BEGIN

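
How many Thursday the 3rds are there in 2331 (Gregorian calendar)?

2

Check the 3rd of each month of 2331: Jan 3: Sat, Feb 3: Tue, Mar 3: Tue, Apr 3: Fri, May 3: Sun, Jun 3: Wed, Jul 3: Fri, Aug 3: Mon, Sep 3: Thu, Oct 3: Sat, Nov 3: Tue, Dec 3: Thu.
Thursday occurs in September, December — 2 months.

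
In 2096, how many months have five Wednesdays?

4

A month of length L has five Wednesdays iff its first Wednesday is on day ≤ L−28 (so day 1–3 in a 31-day month, 1–2 in a 30-day month, day 1 in a leap February).
Checking each month of 2096: Jan starts Sun (31d); Feb starts Wed (29d) ✓; Mar starts Thu (31d); Apr starts Sun (30d); May starts Tue (31d) ✓; Jun starts Fri (30d); Jul starts Sun (31d); Aug starts Wed (31d) ✓; Sep starts Sat (30d); Oct starts Mon (31d) ✓; Nov starts Thu (30d); Dec starts Sat (31d).
Five-Wednesday months: February, May, August, October → 4.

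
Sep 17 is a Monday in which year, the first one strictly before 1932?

1928

From one year to the next, a fixed date's weekday advances by 1, or by 2 when a Feb 29 lies between the two dates.
1932: September 17 is Saturday.
1931: Thursday (−2)
1930: Wednesday (−1)
1929: Tuesday (−1)
1928: Monday (−1)
Sep 17 falls on a Monday in 1928.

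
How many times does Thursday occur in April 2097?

4

April 2097 has 30 days and begins on Monday.
The first Thursday is April 4.
Thursdays fall on 4, 11, 18, 25 — that's 4.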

END

Problem to solve
Return all of the entries above exactly as they stand.

Answer to the exercise
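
How many Thursday the 3rds are there in 2331 (Gregorian calendar)?

2

Check the 3rd of each month of 2331: Jan 3: Sat, Feb 3: Tue, Mar 3: Tue, Apr 3: Fri, May 3: Sun, Jun 3: Wed, Jul 3: Fri, Aug 3: Mon, Sep 3: Thu, Oct 3: Sat, Nov 3: Tue, Dec 3: Thu.
Thursday occurs in September, December — 2 months.

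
In 2096, how many months have five Wednesdays?

4

A month of length L has five Wednesdays iff its first Wednesday is on day ≤ L−28 (so day 1–3 in a 31-day month, 1–2 in a 30-day month, day 1 in a leap February).
Checking each month of 2096: Jan starts Sun (31d); Feb starts Wed (29d) ✓; Mar starts Thu (31d); Apr starts Sun (30d); May starts Tue (31d) ✓; Jun starts Fri (30d); Jul starts Sun (31d); Aug starts Wed (31d) ✓; Sep starts Sat (30d); Oct starts Mon (31d) ✓; Nov starts Thu (30d); Dec starts Sat (31d).
Five-Wednesday months: February, May, August, October → 4.

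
Sep 17 is a Monday in which year, the first one strictly before 1932?

1928

From one year to the next, a fixed date's weekday advances by 1, or by 2 when a Feb 29 lies between the two dates.
1932: September 17 is Saturday.
1931: Thursday (−2)
1930: Wednesday (−1)
1929: Tuesday (−1)
1928: Monday (−1)
Sep 17 falls on a Monday in 1928.

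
How many times does Thursday occur in April 2097?

4

April 2097 has 30 days and begins on Monday.
The first Thursday is April 4.
Thursdays fall on 4, 11, 18, 25 — that's 4.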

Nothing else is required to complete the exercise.